== GIVEN RECORDS ==

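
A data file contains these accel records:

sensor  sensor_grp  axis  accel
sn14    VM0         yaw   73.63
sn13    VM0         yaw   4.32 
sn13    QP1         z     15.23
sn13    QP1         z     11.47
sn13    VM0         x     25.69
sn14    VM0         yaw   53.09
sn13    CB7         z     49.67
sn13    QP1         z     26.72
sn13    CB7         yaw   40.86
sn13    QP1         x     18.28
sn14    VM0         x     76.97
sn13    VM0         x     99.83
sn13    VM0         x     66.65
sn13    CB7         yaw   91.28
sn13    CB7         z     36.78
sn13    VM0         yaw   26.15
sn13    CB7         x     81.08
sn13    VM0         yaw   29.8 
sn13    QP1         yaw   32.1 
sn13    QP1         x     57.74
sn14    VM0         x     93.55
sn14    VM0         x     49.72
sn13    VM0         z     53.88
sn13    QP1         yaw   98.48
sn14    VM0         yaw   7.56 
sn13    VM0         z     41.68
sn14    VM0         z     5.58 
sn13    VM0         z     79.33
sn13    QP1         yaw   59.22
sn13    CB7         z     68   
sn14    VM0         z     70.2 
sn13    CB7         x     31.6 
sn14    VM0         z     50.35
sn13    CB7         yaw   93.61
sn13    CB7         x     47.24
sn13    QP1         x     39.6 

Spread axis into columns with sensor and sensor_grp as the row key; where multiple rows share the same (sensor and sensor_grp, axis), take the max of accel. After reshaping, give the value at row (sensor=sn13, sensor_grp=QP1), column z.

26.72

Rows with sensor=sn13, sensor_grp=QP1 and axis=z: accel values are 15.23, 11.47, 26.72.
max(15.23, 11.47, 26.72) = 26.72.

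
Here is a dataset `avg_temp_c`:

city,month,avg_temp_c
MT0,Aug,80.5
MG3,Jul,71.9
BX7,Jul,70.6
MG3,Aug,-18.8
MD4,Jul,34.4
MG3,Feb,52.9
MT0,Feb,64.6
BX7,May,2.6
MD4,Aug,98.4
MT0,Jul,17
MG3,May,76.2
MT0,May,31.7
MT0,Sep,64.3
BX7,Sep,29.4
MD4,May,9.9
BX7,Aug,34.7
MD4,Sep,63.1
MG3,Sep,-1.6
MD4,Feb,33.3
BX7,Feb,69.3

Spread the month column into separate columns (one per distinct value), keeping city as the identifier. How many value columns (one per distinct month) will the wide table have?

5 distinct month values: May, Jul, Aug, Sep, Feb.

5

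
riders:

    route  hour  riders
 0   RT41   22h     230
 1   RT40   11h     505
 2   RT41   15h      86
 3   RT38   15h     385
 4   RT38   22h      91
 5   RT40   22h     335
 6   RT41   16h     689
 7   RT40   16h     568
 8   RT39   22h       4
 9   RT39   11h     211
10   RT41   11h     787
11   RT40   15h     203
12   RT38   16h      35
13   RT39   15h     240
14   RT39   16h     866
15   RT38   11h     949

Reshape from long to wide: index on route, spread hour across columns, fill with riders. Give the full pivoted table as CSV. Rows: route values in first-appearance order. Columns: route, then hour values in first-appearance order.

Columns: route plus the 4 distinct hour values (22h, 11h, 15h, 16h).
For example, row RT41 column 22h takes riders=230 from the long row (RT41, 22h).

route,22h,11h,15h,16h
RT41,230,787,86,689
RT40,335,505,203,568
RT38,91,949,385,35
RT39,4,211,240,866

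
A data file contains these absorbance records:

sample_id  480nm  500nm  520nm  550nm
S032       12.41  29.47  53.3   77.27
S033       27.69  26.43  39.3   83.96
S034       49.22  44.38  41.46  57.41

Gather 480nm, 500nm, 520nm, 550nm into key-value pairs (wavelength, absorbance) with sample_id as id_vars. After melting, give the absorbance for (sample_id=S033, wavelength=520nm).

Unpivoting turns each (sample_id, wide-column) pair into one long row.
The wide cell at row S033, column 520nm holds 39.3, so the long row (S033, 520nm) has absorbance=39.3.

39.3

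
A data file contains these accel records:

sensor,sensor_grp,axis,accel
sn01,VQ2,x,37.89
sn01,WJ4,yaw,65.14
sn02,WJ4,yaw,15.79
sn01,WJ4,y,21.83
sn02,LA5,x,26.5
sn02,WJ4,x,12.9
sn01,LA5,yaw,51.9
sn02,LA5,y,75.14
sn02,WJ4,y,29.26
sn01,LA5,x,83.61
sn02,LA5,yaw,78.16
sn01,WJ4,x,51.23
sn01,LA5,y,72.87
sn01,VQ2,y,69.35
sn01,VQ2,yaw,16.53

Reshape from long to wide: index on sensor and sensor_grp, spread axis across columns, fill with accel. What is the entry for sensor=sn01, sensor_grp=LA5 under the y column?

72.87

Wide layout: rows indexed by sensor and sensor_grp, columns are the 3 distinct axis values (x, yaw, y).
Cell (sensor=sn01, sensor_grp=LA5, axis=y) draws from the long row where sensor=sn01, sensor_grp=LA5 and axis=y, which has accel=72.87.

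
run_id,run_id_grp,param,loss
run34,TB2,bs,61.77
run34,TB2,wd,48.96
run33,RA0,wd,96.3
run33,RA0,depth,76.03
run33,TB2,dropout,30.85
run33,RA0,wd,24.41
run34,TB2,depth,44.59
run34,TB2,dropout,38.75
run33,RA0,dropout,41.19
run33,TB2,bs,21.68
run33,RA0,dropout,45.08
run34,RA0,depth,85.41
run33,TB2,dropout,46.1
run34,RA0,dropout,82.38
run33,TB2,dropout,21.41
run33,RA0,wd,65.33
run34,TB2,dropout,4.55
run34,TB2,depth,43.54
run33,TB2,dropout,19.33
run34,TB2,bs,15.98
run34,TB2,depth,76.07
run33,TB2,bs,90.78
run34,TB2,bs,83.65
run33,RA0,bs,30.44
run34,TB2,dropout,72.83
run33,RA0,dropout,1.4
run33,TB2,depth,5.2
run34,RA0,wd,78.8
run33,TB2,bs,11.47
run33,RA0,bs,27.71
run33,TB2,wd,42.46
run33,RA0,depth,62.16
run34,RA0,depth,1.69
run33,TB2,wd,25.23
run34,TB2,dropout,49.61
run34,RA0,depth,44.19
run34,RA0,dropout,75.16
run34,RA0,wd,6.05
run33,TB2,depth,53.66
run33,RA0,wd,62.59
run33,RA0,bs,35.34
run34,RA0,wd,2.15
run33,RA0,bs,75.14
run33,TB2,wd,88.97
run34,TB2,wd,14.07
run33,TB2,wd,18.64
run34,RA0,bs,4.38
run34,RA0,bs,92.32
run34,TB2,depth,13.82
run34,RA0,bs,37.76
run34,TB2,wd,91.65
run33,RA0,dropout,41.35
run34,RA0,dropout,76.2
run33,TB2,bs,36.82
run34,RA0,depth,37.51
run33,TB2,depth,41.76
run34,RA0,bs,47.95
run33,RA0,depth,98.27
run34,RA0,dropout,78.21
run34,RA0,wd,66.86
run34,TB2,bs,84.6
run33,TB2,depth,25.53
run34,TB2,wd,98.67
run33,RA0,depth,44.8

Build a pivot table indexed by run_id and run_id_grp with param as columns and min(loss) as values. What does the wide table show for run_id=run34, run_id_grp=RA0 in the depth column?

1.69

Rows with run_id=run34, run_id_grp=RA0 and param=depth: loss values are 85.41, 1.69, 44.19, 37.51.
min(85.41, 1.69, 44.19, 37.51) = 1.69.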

===
== GIVEN RECORDS ==

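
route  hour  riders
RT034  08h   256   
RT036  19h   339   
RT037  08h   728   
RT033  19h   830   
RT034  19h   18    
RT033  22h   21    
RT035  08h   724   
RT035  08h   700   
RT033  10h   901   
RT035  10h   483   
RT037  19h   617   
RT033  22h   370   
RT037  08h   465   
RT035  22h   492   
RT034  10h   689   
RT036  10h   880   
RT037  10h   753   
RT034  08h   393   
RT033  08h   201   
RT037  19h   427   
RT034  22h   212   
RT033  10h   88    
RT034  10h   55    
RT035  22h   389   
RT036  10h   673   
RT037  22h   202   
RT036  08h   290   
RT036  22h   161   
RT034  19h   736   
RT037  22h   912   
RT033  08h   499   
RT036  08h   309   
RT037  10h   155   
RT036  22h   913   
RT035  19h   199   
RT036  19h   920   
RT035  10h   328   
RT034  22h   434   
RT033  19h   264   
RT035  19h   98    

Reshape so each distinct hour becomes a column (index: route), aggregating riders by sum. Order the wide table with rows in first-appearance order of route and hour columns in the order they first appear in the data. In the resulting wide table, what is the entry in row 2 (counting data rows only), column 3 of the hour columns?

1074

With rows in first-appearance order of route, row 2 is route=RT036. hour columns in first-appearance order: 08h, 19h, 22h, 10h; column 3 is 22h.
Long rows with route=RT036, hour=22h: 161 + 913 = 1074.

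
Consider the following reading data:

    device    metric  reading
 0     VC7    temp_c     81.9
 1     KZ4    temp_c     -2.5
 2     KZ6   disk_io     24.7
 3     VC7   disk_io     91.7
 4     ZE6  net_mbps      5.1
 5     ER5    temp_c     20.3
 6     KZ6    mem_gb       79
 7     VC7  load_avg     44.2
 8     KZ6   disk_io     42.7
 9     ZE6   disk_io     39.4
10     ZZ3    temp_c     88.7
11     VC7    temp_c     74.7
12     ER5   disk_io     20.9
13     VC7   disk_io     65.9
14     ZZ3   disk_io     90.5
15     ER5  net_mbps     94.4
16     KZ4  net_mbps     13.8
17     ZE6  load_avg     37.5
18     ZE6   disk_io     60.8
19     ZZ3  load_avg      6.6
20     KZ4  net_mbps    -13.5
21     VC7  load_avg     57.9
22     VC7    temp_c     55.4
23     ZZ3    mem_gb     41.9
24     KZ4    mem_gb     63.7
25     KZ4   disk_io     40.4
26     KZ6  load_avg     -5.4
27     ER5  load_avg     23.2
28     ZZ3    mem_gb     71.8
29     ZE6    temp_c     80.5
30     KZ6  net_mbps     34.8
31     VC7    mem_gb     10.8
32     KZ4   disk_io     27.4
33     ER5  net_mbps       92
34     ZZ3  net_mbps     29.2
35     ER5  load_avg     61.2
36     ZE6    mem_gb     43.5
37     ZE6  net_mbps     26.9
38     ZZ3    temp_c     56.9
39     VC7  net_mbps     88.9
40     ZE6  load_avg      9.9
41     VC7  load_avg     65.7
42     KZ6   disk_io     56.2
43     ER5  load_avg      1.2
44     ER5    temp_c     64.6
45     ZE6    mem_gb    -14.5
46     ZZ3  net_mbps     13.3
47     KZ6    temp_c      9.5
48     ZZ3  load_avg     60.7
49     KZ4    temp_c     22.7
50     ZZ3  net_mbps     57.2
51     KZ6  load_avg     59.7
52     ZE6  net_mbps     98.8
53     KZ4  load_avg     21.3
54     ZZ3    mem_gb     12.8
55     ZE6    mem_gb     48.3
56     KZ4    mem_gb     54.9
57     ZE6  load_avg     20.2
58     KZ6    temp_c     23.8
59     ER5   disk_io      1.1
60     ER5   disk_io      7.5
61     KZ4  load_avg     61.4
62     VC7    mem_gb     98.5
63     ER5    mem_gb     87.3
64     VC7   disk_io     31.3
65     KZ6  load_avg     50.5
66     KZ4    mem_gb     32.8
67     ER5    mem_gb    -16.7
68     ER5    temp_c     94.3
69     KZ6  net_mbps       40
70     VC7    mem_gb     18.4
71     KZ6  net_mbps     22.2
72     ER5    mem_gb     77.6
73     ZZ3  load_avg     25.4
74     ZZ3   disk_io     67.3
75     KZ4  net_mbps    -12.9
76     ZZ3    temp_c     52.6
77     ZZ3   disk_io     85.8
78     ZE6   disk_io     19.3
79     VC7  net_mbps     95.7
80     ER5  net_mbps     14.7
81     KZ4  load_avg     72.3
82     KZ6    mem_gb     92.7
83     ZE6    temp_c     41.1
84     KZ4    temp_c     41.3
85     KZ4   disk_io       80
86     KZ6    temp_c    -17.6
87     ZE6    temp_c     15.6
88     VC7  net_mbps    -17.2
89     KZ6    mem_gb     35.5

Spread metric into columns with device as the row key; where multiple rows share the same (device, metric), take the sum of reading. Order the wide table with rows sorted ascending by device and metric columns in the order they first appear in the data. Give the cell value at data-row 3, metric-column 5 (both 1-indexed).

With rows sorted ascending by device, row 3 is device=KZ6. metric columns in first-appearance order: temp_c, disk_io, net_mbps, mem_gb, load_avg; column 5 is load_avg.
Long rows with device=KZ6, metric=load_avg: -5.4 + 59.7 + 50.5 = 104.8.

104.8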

===
== GIVEN RECORDS ==

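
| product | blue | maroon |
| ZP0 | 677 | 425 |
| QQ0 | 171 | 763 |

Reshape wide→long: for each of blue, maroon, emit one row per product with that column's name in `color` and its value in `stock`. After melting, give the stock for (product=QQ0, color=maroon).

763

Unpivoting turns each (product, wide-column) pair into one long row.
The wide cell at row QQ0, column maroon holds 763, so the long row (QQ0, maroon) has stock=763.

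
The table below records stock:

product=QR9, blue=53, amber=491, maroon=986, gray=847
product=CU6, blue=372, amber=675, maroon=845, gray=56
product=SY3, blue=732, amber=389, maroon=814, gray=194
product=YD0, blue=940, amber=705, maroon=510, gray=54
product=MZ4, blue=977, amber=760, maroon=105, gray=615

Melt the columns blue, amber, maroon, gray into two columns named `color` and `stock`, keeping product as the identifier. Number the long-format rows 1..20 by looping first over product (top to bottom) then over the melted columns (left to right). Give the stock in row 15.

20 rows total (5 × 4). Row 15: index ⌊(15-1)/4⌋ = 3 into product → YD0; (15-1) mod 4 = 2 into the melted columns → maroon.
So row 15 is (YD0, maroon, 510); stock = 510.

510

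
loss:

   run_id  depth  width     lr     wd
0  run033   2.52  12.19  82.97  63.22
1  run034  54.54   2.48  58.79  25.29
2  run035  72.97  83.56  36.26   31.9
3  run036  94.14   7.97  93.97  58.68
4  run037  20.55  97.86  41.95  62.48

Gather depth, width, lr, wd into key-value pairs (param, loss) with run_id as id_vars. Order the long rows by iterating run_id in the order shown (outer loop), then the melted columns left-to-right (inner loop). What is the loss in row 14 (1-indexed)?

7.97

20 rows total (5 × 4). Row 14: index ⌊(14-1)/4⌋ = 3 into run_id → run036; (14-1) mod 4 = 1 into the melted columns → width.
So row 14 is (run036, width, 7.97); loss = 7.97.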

===

■ **EXERCISE PROMPT**
Look above for the line holding "run34,TB2,depth,13.82", then set down exactly that line and every line after it up to and including the line holding "run33,RA0,depth,44.8", with nothing else.

■ **EXERCISE RESULT**
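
run34,TB2,depth,13.82
run34,RA0,bs,37.76
run34,TB2,wd,91.65
run33,RA0,dropout,41.35
run34,RA0,dropout,76.2
run33,TB2,bs,36.82
run34,RA0,depth,37.51
run33,TB2,depth,41.76
run34,RA0,bs,47.95
run33,RA0,depth,98.27
run34,RA0,dropout,78.21
run34,RA0,wd,66.86
run34,TB2,bs,84.6
run33,TB2,depth,25.53
run34,TB2,wd,98.67
run33,RA0,depth,44.8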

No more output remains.